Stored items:
########

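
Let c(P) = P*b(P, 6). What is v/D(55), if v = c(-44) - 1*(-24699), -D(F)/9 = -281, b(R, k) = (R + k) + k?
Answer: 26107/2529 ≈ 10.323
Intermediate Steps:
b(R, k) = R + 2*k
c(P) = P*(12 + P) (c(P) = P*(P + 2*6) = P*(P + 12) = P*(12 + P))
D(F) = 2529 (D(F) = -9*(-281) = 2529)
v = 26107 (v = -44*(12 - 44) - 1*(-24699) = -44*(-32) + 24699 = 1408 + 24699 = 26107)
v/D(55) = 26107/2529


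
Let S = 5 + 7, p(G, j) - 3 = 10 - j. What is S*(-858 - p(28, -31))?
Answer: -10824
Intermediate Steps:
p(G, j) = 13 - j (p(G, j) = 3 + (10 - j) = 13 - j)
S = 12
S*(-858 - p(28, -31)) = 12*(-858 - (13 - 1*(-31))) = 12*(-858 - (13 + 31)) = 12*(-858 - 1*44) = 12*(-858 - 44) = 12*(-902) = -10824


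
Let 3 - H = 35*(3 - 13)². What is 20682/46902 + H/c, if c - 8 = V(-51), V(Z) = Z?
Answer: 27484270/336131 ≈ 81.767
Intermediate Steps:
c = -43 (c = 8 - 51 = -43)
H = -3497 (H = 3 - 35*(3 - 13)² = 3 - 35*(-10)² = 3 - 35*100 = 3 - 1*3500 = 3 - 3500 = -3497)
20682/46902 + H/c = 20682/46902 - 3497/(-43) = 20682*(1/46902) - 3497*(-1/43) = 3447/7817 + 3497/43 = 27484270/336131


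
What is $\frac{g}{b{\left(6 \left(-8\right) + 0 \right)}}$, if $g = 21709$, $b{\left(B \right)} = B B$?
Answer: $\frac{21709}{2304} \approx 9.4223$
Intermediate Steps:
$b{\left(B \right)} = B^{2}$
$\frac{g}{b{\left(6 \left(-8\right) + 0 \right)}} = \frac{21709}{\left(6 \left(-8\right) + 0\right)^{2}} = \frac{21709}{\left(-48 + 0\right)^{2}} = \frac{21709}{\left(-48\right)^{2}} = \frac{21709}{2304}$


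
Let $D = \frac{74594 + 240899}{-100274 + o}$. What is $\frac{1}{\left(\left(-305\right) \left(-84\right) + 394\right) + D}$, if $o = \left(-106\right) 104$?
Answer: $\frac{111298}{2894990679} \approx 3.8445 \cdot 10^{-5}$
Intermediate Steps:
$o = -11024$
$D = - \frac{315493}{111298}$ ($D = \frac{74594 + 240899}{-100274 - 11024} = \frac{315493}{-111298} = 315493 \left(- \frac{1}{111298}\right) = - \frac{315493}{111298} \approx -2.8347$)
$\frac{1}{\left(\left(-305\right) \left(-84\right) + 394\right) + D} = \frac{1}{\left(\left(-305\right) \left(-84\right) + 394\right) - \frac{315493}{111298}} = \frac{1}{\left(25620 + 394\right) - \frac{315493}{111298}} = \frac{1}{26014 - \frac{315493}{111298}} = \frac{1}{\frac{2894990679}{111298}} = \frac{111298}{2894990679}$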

########

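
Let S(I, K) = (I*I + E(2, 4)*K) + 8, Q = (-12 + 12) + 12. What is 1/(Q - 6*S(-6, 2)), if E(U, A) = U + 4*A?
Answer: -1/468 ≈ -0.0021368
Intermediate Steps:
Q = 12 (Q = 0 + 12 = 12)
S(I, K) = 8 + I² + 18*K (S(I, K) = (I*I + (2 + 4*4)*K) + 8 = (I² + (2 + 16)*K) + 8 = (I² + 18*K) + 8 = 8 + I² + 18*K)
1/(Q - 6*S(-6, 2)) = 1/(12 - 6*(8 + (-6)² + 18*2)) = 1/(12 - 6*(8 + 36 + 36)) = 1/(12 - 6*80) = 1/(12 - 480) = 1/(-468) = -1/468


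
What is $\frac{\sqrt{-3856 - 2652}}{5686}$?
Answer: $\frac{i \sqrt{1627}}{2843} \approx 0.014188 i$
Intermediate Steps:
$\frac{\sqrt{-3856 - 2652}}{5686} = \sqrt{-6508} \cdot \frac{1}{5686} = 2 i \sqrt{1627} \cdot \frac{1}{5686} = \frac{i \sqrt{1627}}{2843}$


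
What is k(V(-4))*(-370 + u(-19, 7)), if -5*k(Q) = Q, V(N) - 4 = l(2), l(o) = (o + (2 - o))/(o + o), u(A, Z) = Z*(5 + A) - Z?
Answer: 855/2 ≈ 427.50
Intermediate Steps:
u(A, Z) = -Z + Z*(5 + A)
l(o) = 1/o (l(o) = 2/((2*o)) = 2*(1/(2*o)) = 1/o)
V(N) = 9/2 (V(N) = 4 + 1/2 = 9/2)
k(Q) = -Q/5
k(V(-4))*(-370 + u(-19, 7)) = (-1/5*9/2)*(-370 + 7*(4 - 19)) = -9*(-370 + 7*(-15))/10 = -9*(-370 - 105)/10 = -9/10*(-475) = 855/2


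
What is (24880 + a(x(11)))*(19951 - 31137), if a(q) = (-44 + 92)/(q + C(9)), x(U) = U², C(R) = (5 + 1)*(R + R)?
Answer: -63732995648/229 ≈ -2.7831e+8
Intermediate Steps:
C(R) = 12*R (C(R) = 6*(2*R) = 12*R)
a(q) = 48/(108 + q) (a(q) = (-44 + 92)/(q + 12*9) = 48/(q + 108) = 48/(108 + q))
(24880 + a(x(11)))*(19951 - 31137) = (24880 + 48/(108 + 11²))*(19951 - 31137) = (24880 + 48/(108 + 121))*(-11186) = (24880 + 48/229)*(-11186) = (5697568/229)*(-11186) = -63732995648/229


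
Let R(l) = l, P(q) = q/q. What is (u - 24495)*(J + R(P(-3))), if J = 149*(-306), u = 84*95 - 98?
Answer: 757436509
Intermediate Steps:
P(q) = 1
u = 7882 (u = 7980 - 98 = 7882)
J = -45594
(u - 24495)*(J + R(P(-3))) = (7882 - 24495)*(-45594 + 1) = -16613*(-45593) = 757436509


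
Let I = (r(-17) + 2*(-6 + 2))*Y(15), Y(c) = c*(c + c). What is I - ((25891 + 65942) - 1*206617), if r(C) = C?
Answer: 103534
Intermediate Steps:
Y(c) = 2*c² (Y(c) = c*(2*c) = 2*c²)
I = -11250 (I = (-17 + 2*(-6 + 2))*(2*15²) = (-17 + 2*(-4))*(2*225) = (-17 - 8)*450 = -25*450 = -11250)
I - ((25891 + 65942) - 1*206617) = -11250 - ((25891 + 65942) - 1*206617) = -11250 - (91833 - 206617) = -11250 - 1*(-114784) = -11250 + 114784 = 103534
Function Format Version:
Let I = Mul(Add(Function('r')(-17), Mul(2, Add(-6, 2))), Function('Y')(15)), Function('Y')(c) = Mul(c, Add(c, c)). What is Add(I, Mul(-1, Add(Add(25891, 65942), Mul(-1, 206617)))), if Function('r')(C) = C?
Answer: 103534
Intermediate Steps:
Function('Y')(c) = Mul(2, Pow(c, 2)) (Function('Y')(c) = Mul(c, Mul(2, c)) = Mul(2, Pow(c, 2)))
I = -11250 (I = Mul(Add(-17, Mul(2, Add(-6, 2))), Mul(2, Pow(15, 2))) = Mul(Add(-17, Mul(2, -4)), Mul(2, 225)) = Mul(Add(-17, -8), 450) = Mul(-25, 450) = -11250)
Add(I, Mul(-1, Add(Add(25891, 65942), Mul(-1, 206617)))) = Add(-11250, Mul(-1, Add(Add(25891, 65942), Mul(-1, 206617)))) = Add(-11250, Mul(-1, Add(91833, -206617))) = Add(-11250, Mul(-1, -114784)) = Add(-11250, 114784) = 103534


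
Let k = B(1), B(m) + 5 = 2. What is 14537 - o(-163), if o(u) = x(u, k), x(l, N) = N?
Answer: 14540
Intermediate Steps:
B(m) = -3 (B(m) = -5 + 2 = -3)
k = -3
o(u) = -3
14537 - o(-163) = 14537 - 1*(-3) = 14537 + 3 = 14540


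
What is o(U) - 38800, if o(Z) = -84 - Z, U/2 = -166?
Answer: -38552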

########

Reproduce verbatim the lines above, from the line with "Let c(P) = P*b(P, 6)." through the line with "Answer: 27484270/336131 ≈ 81.767".

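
Let c(P) = P*b(P, 6). What is v/D(55), if v = c(-44) - 1*(-24699), -D(F)/9 = -281, b(R, k) = (R + k) + k?
Answer: 26107/2529 ≈ 10.323
Intermediate Steps:
b(R, k) = R + 2*k
c(P) = P*(12 + P) (c(P) = P*(P + 2*6) = P*(P + 12) = P*(12 + P))
D(F) = 2529 (D(F) = -9*(-281) = 2529)
v = 26107 (v = -44*(12 - 44) - 1*(-24699) = -44*(-32) + 24699 = 1408 + 24699 = 26107)
v/D(55) = 26107/2529


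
Let S = 5 + 7, p(G, j) - 3 = 10 - j. What is S*(-858 - p(28, -31))?
Answer: -10824
Intermediate Steps:
p(G, j) = 13 - j (p(G, j) = 3 + (10 - j) = 13 - j)
S = 12
S*(-858 - p(28, -31)) = 12*(-858 - (13 - 1*(-31))) = 12*(-858 - (13 + 31)) = 12*(-858 - 1*44) = 12*(-858 - 44) = 12*(-902) = -10824


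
Let 3 - H = 35*(3 - 13)². What is 20682/46902 + H/c, if c - 8 = V(-51), V(Z) = Z?
Answer: 27484270/336131 ≈ 81.767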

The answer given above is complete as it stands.